• [ACTIVITY] Repeat the listing that comes next, leaving nothing out and changing nothing.

• [STORED DATA]

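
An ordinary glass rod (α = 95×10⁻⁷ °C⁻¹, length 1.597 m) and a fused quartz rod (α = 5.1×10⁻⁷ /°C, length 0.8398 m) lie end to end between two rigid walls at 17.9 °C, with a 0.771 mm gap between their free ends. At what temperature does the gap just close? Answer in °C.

T = 67.3 °C

α₁L₁ = 1.51715×10⁻⁵ m/K, α₂L₂ = 4.28298×10⁻⁷ m/K → total 1.5599798×10⁻⁵ m/K
ΔT = g/(α₁L₁+α₂L₂) = 7.71×10⁻⁴ / 1.5599798×10⁻⁵ = 49.424 K
T = 17.9 + 49.424 = 67.324 °C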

• [ANSWER FOR THIS EXERCISE]
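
An ordinary glass rod (α = 95×10⁻⁷ °C⁻¹, length 1.597 m) and a fused quartz rod (α = 5.1×10⁻⁷ /°C, length 0.8398 m) lie end to end between two rigid walls at 17.9 °C, with a 0.771 mm gap between their free ends. At what temperature does the gap just close? Answer in °C.

T = 67.3 °C

α₁L₁ = 1.51715×10⁻⁵ m/K, α₂L₂ = 4.28298×10⁻⁷ m/K → total 1.5599798×10⁻⁵ m/K
ΔT = g/(α₁L₁+α₂L₂) = 7.71×10⁻⁴ / 1.5599798×10⁻⁵ = 49.424 K
T = 17.9 + 49.424 = 67.324 °C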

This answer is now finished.